### EXERCISE AIM
The listing below is to be copied in full, line by line.

──────── RECORDS

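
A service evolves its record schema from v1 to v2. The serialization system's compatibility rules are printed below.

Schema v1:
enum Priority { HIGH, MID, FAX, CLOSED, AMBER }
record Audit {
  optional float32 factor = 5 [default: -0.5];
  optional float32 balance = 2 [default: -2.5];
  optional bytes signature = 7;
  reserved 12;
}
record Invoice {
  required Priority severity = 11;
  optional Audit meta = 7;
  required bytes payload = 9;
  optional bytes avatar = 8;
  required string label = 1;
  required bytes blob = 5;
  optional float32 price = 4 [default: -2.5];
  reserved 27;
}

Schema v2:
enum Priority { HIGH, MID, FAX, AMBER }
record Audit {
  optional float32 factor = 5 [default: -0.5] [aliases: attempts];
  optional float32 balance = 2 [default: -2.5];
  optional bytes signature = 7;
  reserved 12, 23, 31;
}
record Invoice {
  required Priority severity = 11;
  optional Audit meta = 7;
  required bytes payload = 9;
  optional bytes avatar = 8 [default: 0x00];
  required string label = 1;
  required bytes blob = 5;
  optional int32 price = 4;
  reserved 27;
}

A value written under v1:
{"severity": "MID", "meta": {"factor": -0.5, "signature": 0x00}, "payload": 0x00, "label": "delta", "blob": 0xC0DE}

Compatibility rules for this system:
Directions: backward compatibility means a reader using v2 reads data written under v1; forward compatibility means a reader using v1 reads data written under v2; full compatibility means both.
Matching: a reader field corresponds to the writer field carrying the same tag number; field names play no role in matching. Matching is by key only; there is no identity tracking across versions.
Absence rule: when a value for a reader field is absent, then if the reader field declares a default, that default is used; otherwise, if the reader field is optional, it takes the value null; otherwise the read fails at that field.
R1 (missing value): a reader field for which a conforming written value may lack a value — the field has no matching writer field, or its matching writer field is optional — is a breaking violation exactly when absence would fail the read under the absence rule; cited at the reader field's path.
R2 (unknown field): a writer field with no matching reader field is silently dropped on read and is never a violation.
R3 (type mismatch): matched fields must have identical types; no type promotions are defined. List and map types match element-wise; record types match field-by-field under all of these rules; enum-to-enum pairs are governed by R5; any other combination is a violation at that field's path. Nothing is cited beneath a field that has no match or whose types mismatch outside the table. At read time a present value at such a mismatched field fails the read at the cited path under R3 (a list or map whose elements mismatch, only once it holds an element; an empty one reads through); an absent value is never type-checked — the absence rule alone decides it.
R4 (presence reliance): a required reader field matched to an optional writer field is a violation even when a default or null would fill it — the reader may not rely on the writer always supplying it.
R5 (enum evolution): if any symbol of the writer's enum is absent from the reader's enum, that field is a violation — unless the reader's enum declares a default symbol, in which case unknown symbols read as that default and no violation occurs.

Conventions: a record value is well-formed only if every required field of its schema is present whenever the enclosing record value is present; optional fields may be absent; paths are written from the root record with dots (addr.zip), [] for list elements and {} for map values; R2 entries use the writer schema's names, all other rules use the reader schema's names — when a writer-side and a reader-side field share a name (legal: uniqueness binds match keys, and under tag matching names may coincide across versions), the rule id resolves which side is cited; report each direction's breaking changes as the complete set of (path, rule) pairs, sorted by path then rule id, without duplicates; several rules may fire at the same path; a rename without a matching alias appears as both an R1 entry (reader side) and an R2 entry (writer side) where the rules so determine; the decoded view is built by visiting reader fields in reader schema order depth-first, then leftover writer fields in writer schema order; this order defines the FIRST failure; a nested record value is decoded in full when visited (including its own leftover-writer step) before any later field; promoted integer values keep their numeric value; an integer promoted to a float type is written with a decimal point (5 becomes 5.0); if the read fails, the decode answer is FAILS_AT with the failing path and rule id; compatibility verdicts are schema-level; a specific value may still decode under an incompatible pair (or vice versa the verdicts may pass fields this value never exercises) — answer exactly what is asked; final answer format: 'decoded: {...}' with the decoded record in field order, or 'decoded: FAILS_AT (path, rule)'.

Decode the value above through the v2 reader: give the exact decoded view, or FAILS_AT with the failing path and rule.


decoded: {"severity": "MID", "meta": {"factor": -0.5, "balance": -2.5, "signature": 0x00}, "payload": 0x00, "avatar": 0x00, "label": "delta", "blob": 0xC0DE, "price": null}

arrows below run writer -> reader for Invoice
migrating the Invoice value to v2:
  severity := "MID"
  meta.factor := -0.5
  meta.balance := -2.5 (missing; default applied)
  meta.signature := 0x00
  payload := 0x00
  avatar := 0x00 (missing; default applied)
  label := "delta"
  blob := 0xC0DE
  price := null (missing; optional => null)
  => decoded: {"severity": "MID", "meta": {"factor": -0.5, "balance": -2.5, "signature": 0x00}, "payload": 0x00, "avatar": 0x00, "label": "delta", "blob": 0xC0DE, "price": null}
the rest of the Invoice diff is inert for this question:
  enum Priority (field severity in record Invoice): symbol CLOSED removed -> matters for Invoice compatibility verdicts, not for this value's decode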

────────────────

### YOUR SOLUTION
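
A service evolves its record schema from v1 to v2. The serialization system's compatibility rules are printed below.

Schema v1:
enum Priority { HIGH, MID, FAX, CLOSED, AMBER }
record Audit {
  optional float32 factor = 5 [default: -0.5];
  optional float32 balance = 2 [default: -2.5];
  optional bytes signature = 7;
  reserved 12;
}
record Invoice {
  required Priority severity = 11;
  optional Audit meta = 7;
  required bytes payload = 9;
  optional bytes avatar = 8;
  required string label = 1;
  required bytes blob = 5;
  optional float32 price = 4 [default: -2.5];
  reserved 27;
}

Schema v2:
enum Priority { HIGH, MID, FAX, AMBER }
record Audit {
  optional float32 factor = 5 [default: -0.5] [aliases: attempts];
  optional float32 balance = 2 [default: -2.5];
  optional bytes signature = 7;
  reserved 12, 23, 31;
}
record Invoice {
  required Priority severity = 11;
  optional Audit meta = 7;
  required bytes payload = 9;
  optional bytes avatar = 8 [default: 0x00];
  required string label = 1;
  required bytes blob = 5;
  optional int32 price = 4;
  reserved 27;
}

A value written under v1:
{"severity": "MID", "meta": {"factor": -0.5, "signature": 0x00}, "payload": 0x00, "label": "delta", "blob": 0xC0DE}

Compatibility rules for this system:
Directions: backward compatibility means a reader using v2 reads data written under v1; forward compatibility means a reader using v1 reads data written under v2; full compatibility means both.
Matching: a reader field corresponds to the writer field carrying the same tag number; field names play no role in matching. Matching is by key only; there is no identity tracking across versions.
Absence rule: when a value for a reader field is absent, then if the reader field declares a default, that default is used; otherwise, if the reader field is optional, it takes the value null; otherwise the read fails at that field.
R1 (missing value): a reader field for which a conforming written value may lack a value — the field has no matching writer field, or its matching writer field is optional — is a breaking violation exactly when absence would fail the read under the absence rule; cited at the reader field's path.
R2 (unknown field): a writer field with no matching reader field is silently dropped on read and is never a violation.
R3 (type mismatch): matched fields must have identical types; no type promotions are defined. List and map types match element-wise; record types match field-by-field under all of these rules; enum-to-enum pairs are governed by R5; any other combination is a violation at that field's path. Nothing is cited beneath a field that has no match or whose types mismatch outside the table. At read time a present value at such a mismatched field fails the read at the cited path under R3 (a list or map whose elements mismatch, only once it holds an element; an empty one reads through); an absent value is never type-checked — the absence rule alone decides it.
R4 (presence reliance): a required reader field matched to an optional writer field is a violation even when a default or null would fill it — the reader may not rely on the writer always supplying it.
R5 (enum evolution): if any symbol of the writer's enum is absent from the reader's enum, that field is a violation — unless the reader's enum declares a default symbol, in which case unknown symbols read as that default and no violation occurs.

Conventions: a record value is well-formed only if every required field of its schema is present whenever the enclosing record value is present; optional fields may be absent; paths are written from the root record with dots (addr.zip), [] for list elements and {} for map values; R2 entries use the writer schema's names, all other rules use the reader schema's names — when a writer-side and a reader-side field share a name (legal: uniqueness binds match keys, and under tag matching names may coincide across versions), the rule id resolves which side is cited; report each direction's breaking changes as the complete set of (path, rule) pairs, sorted by path then rule id, without duplicates; several rules may fire at the same path; a rename without a matching alias appears as both an R1 entry (reader side) and an R2 entry (writer side) where the rules so determine; the decoded view is built by visiting reader fields in reader schema order depth-first, then leftover writer fields in writer schema order; this order defines the FIRST failure; a nested record value is decoded in full when visited (including its own leftover-writer step) before any later field; promoted integer values keep their numeric value; an integer promoted to a float type is written with a decimal point (5 becomes 5.0); if the read fails, the decode answer is FAILS_AT with the failing path and rule id; compatibility verdicts are schema-level; a specific value may still decode under an incompatible pair (or vice versa the verdicts may pass fields this value never exercises) — answer exactly what is asked; final answer format: 'decoded: {...}' with the decoded record in field order, or 'decoded: FAILS_AT (path, rule)'.

Decode the value above through the v2 reader: give the exact decoded view, or FAILS_AT with the failing path and rule.


decoded: {"severity": "MID", "meta": {"factor": -0.5, "balance": -2.5, "signature": 0x00}, "payload": 0x00, "avatar": 0x00, "label": "delta", "blob": 0xC0DE, "price": null}

arrows below run writer -> reader for Invoice
migrating the Invoice value to v2:
  severity := "MID"
  meta.factor := -0.5
  meta.balance := -2.5 (missing; default applied)
  meta.signature := 0x00
  payload := 0x00
  avatar := 0x00 (missing; default applied)
  label := "delta"
  blob := 0xC0DE
  price := null (missing; optional => null)
  => decoded: {"severity": "MID", "meta": {"factor": -0.5, "balance": -2.5, "signature": 0x00}, "payload": 0x00, "avatar": 0x00, "label": "delta", "blob": 0xC0DE, "price": null}
the rest of the Invoice diff is inert for this question:
  enum Priority (field severity in record Invoice): symbol CLOSED removed -> matters for Invoice compatibility verdicts, not for this value's decode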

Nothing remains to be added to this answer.